**Exercise goal**
Go through the data from its first line and retype each line, stopping once the line containing "Allocation is proportional" has been retyped.

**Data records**
|---|
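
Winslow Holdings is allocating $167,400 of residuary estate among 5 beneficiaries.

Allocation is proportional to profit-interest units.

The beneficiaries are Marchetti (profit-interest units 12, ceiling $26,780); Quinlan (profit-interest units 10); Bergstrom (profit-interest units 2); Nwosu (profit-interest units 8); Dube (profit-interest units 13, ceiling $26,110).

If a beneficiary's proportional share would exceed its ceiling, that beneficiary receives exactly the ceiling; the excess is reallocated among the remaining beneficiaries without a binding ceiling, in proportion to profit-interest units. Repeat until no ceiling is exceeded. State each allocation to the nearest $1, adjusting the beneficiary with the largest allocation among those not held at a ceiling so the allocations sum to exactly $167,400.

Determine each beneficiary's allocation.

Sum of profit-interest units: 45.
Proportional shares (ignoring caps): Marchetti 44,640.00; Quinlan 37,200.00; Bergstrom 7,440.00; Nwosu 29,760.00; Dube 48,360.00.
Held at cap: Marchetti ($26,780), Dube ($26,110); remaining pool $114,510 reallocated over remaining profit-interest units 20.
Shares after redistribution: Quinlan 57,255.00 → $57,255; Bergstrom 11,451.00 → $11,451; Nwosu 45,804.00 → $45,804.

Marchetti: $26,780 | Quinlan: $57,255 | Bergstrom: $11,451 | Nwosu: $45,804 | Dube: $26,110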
|---|
**Response for this exercise**
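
Winslow Holdings is allocating $167,400 of residuary estate among 5 beneficiaries.

Allocation is proportional to profit-interest units.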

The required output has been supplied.